> _WHAT NEEDS TO BE DONE_: Here the job is to restate every entry word for word.

┌──

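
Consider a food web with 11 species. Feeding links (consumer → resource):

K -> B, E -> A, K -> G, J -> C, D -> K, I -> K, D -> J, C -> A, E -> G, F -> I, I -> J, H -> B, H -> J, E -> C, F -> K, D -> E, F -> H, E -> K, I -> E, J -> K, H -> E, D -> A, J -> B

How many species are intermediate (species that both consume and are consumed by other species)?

6

Intermediate species (has both prey and predators): K, C, J, E, H, I.
Count: 6.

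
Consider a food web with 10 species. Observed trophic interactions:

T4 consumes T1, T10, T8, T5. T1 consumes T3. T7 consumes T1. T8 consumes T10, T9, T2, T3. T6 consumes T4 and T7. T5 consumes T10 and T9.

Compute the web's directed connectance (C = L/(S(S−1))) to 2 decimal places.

The web has S = 10 species and L = 14 feeding links.
C = L / (S(S−1)) = 14 / 90 = 0.1556 ≈ 0.16.

C = 0.16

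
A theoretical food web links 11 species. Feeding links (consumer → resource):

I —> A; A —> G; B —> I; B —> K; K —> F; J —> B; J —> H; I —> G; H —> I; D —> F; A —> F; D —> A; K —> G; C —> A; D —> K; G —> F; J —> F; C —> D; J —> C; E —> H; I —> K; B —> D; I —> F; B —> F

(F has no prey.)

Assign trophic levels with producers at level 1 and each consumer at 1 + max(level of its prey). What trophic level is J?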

└──

> _ANSWER TO THIS TASK_:
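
Consider a food web with 11 species. Feeding links (consumer → resource):

K -> B, E -> A, K -> G, J -> C, D -> K, I -> K, D -> J, C -> A, E -> G, F -> I, I -> J, H -> B, H -> J, E -> C, F -> K, D -> E, F -> H, E -> K, I -> E, J -> K, H -> E, D -> A, J -> B

How many species are intermediate (species that both consume and are consumed by other species)?

6

Intermediate species (has both prey and predators): K, C, J, E, H, I.
Count: 6.

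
Consider a food web with 10 species. Observed trophic interactions:

T4 consumes T1, T10, T8, T5. T1 consumes T3. T7 consumes T1. T8 consumes T10, T9, T2, T3. T6 consumes T4 and T7. T5 consumes T10 and T9.

Compute the web's directed connectance (C = L/(S(S−1))) to 2 decimal places.

The web has S = 10 species and L = 14 feeding links.
C = L / (S(S−1)) = 14 / 90 = 0.1556 ≈ 0.16.

C = 0.16

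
A theoretical food web links 11 species. Feeding links (consumer → resource):

I —> A; A —> G; B —> I; B —> K; K —> F; J —> B; J —> H; I —> G; H —> I; D —> F; A —> F; D —> A; K —> G; C —> A; D —> K; G —> F; J —> F; C —> D; J —> C; E —> H; I —> K; B —> D; I —> F; B —> F

(F has no prey.)

Assign trophic levels with producers at level 1 and each consumer at 1 + max(level of its prey). What trophic level is J?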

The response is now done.